+++ DATA PROVIDED
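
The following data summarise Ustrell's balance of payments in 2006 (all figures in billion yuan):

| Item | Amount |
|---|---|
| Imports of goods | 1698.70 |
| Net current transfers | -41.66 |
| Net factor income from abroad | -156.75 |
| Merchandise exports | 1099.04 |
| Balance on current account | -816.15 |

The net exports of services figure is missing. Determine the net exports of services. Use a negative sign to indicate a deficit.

-18.08

Current account = goods balance + services balance + net primary income + net secondary income
Sum of the known components = -798.07
Net exports of services = CA - (known components) = -816.15 - (-798.07) = -18.08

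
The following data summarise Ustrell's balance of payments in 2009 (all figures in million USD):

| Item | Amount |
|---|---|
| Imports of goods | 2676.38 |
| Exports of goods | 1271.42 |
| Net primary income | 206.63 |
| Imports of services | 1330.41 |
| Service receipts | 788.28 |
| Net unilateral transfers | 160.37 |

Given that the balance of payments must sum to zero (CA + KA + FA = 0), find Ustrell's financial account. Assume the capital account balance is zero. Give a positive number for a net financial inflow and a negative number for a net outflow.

1580.09

Goods balance = 1271.42 - 2676.38 = -1404.96
Services balance = 788.28 - 1330.41 = -542.13
Trade balance (goods + services) = -1404.96 + (-542.13) = -1947.09
Net primary income = 206.63
Net secondary income = 160.37
Current account = -1947.09 + 206.63 + 160.37 = -1580.09
Financial account = -(-1580.09) = 1580.09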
++++++
** WHAT YOU SHOULD DO **
Each line of the records above that contains the word "figures" should be counted; give the resulting number without further words.

** ANSWER BOX **
2